**Exercise details**
Write out every line below that contains "Answer".

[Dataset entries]
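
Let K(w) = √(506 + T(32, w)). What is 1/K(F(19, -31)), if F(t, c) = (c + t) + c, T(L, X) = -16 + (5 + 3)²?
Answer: √554/554 ≈ 0.042486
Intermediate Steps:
T(L, X) = 48 (T(L, X) = -16 + 8² = -16 + 64 = 48)
F(t, c) = t + 2*c
K(w) = √554 (K(w) = √(506 + 48) = √554)
1/K(F(19, -31)) = 1/(√554) = √554/554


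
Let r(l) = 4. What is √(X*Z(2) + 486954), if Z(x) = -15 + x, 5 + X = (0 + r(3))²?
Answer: √486811 ≈ 697.72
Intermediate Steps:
X = 11 (X = -5 + (0 + 4)² = -5 + 4² = -5 + 16 = 11)
√(X*Z(2) + 486954) = √(11*(-15 + 2) + 486954) = √(11*(-13) + 486954) = √(-143 + 486954) = √486811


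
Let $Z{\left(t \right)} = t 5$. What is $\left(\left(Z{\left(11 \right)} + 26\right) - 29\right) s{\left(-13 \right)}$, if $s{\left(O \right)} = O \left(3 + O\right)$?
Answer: $6760$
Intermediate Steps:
$Z{\left(t \right)} = 5 t$
$\left(\left(Z{\left(11 \right)} + 26\right) - 29\right) s{\left(-13 \right)} = \left(\left(5 \cdot 11 + 26\right) - 29\right) \left(- 13 \left(3 - 13\right)\right) = \left(\left(55 + 26\right) - 29\right) \left(\left(-13\right) \left(-10\right)\right) = \left(81 - 29\right) 130 = 52 \cdot 130 = 6760$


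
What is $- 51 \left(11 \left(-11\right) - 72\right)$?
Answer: $9843$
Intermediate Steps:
$- 51 \left(11 \left(-11\right) - 72\right) = - 51 \left(-121 - 72\right) = \left(-51\right) \left(-193\right) = 9843$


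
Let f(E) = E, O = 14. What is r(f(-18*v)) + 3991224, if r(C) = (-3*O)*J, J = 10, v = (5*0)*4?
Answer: 3990804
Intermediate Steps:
v = 0 (v = 0*4 = 0)
r(C) = -420 (r(C) = -3*14*10 = -42*10 = -420)
r(f(-18*v)) + 3991224 = -420 + 3991224 = 3990804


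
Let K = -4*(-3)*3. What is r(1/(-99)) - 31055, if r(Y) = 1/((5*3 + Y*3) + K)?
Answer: -52234477/1682 ≈ -31055.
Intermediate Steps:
K = 36 (K = 12*3 = 36)
r(Y) = 1/(51 + 3*Y) (r(Y) = 1/((5*3 + Y*3) + 36) = 1/((15 + 3*Y) + 36) = 1/(51 + 3*Y))
r(1/(-99)) - 31055 = 1/(3*(17 + 1/(-99))) - 31055 = 1/(3*(17 - 1/99)) - 31055 = 1/(3*(1682/99)) - 31055 = (⅓)*(99/1682) - 31055 = 33/1682 - 31055 = -52234477/1682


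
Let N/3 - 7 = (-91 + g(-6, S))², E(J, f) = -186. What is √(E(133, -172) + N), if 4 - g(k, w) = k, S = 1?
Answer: √19518 ≈ 139.71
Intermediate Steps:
g(k, w) = 4 - k
N = 19704 (N = 21 + 3*(-91 + (4 - 1*(-6)))² = 21 + 3*(-91 + (4 + 6))² = 21 + 3*(-91 + 10)² = 21 + 3*(-81)² = 21 + 3*6561 = 21 + 19683 = 19704)
√(E(133, -172) + N) = √(-186 + 19704) = √19518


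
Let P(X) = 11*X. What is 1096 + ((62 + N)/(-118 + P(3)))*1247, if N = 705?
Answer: -863289/85 ≈ -10156.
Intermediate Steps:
1096 + ((62 + N)/(-118 + P(3)))*1247 = 1096 + ((62 + 705)/(-118 + 11*3))*1247 = 1096 + (767/(-118 + 33))*1247 = 1096 + (767/(-85))*1247 = 1096 + (767*(-1/85))*1247 = 1096 - 767/85*1247 = 1096 - 956449/85 = -863289/85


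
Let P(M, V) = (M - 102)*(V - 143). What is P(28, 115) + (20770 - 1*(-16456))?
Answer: 39298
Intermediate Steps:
P(M, V) = (-143 + V)*(-102 + M) (P(M, V) = (-102 + M)*(-143 + V) = (-143 + V)*(-102 + M))
P(28, 115) + (20770 - 1*(-16456)) = (14586 - 143*28 - 102*115 + 28*115) + (20770 - 1*(-16456)) = (14586 - 4004 - 11730 + 3220) + (20770 + 16456) = 2072 + 37226 = 39298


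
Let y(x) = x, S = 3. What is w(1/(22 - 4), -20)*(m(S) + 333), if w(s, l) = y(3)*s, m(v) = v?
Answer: 56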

**Exercise output**
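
Answer: √554/554 ≈ 0.042486
Answer: √486811 ≈ 697.72
Answer: $6760$
Answer: $9843$
Answer: 3990804
Answer: -52234477/1682 ≈ -31055.
Answer: √19518 ≈ 139.71
Answer: -863289/85 ≈ -10156.
Answer: 39298
Answer: 56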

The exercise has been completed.